**THE RECORDS:**
+++

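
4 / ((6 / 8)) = 16 / 3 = 5.33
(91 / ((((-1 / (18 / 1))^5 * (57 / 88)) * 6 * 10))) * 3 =-1260971712 / 95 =-13273386.44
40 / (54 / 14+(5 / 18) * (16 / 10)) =2520 / 271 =9.30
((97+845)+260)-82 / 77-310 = 890.94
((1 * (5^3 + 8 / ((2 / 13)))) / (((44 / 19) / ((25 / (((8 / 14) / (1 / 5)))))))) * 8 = 117705 / 22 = 5350.23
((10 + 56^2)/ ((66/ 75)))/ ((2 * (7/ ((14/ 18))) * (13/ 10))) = 1375/ 9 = 152.78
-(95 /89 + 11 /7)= -1644 /623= -2.64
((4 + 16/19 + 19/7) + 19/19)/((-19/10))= -11380/2527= -4.50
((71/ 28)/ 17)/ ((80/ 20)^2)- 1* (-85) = 647431/ 7616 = 85.01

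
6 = 6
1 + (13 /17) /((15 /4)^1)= 307 /255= 1.20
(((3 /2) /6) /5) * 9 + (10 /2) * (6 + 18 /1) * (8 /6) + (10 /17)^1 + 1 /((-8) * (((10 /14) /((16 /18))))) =492301 /3060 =160.88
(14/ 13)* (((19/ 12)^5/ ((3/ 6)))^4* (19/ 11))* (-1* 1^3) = -4999466469853612439716294933/ 17132114966249654452224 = -291818.41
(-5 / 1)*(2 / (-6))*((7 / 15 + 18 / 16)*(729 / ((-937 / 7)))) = -108297 / 7496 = -14.45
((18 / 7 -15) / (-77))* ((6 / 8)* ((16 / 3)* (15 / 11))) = 5220 / 5929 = 0.88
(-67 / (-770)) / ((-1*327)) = -0.00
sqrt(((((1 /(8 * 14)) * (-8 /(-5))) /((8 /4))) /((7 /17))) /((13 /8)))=sqrt(2210) /455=0.10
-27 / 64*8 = -27 / 8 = -3.38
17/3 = 5.67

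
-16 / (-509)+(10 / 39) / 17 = 0.05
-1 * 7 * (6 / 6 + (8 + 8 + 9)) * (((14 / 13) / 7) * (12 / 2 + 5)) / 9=-308 / 9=-34.22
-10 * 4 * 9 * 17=-6120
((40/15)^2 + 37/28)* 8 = 4250/63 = 67.46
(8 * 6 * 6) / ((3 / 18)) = 1728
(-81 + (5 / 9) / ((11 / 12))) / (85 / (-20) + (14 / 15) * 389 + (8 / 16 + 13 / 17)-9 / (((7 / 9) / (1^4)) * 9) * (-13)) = -6314140 / 29593531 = -0.21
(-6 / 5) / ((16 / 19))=-57 / 40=-1.42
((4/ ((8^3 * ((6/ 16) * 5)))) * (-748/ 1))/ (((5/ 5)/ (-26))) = 2431/ 30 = 81.03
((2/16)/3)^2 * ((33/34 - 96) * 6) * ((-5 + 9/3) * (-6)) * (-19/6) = 20463/544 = 37.62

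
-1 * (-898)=898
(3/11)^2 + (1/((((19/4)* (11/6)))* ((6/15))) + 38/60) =68611/68970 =0.99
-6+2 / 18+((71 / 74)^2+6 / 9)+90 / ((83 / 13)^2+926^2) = -30722795747359 / 7142253691572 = -4.30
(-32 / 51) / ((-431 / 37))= 1184 / 21981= 0.05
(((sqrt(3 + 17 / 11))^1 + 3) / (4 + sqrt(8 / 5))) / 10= 0.10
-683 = -683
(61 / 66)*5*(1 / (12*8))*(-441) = -14945 / 704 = -21.23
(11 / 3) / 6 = 11 / 18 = 0.61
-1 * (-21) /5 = 4.20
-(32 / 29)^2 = -1024 / 841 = -1.22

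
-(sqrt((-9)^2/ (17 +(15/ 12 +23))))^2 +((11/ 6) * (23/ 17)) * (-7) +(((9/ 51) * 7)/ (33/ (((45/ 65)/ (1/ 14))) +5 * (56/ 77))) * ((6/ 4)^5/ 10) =-5604196039/ 291989280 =-19.19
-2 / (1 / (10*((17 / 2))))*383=-65110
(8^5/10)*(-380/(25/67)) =-3337093.12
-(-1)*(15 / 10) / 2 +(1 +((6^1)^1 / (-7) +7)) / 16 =67 / 56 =1.20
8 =8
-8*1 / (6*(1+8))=-4 / 27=-0.15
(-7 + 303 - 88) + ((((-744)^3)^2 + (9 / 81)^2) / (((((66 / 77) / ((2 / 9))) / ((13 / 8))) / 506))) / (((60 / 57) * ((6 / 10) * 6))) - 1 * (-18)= 6009497330664812785875325 / 629856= 9541065466812752098.69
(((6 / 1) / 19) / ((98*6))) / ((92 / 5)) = 5 / 171304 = 0.00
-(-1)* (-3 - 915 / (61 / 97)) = -1458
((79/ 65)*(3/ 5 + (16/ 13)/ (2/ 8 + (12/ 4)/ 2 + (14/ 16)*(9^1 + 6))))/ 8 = 417199/ 4022200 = 0.10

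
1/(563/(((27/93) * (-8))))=-72/17453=-0.00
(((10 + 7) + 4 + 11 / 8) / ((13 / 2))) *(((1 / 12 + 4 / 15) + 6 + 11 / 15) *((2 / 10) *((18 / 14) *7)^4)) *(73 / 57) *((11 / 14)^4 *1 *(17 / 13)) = 40306213667907 / 1973660416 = 20422.06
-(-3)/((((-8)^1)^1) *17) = -3/136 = -0.02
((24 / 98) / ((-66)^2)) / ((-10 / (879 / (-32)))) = 293 / 1897280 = 0.00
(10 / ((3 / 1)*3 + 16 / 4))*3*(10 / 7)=300 / 91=3.30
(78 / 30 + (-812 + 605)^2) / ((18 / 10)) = 214258 / 9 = 23806.44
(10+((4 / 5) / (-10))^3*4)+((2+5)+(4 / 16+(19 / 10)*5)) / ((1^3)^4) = 26.75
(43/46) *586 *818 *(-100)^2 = 103059820000/23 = 4480861739.13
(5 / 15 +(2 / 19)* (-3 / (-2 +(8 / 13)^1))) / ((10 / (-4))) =-64 / 285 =-0.22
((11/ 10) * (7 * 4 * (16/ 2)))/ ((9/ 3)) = 1232/ 15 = 82.13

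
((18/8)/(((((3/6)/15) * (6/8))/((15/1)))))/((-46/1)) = -675/23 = -29.35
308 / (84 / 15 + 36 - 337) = -220 / 211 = -1.04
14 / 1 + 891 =905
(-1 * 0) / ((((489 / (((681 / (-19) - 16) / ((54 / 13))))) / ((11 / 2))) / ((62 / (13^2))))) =0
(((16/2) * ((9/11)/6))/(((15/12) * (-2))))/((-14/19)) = 228/385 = 0.59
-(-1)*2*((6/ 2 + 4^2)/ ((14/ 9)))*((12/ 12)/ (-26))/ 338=-171/ 61516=-0.00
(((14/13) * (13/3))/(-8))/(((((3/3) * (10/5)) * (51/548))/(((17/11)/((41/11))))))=-959/738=-1.30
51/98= 0.52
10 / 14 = 5 / 7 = 0.71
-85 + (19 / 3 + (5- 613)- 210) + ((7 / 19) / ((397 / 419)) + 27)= -19670888 / 22629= -869.28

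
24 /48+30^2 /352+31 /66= 931 /264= 3.53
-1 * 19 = -19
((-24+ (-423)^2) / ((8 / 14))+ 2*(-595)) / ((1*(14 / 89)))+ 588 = 15866729 / 8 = 1983341.12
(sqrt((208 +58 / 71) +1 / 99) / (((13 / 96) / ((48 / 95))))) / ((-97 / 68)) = -104448* sqrt(1146386945) / 93559895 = -37.80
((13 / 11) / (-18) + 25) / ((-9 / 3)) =-4937 / 594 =-8.31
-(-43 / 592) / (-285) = -43 / 168720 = -0.00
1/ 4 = 0.25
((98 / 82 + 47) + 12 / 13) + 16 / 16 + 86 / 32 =450327 / 8528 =52.81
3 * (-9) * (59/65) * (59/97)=-93987/6305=-14.91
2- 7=-5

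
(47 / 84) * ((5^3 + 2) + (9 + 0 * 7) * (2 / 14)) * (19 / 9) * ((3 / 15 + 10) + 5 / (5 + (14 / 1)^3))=4015985312 / 2597805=1545.91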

+++

**ABOUT THIS TASK:** Copy each line of the data above that holds "sqrt".

**EXERCISE OUTPUT:**
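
sqrt(((((1 /(8 * 14)) * (-8 /(-5))) /((8 /4))) /((7 /17))) /((13 /8)))=sqrt(2210) /455=0.10
(((sqrt(3 + 17 / 11))^1 + 3) / (4 + sqrt(8 / 5))) / 10= 0.10
-(sqrt((-9)^2/ (17 +(15/ 12 +23))))^2 +((11/ 6) * (23/ 17)) * (-7) +(((9/ 51) * 7)/ (33/ (((45/ 65)/ (1/ 14))) +5 * (56/ 77))) * ((6/ 4)^5/ 10) =-5604196039/ 291989280 =-19.19
(sqrt((208 +58 / 71) +1 / 99) / (((13 / 96) / ((48 / 95))))) / ((-97 / 68)) = -104448* sqrt(1146386945) / 93559895 = -37.80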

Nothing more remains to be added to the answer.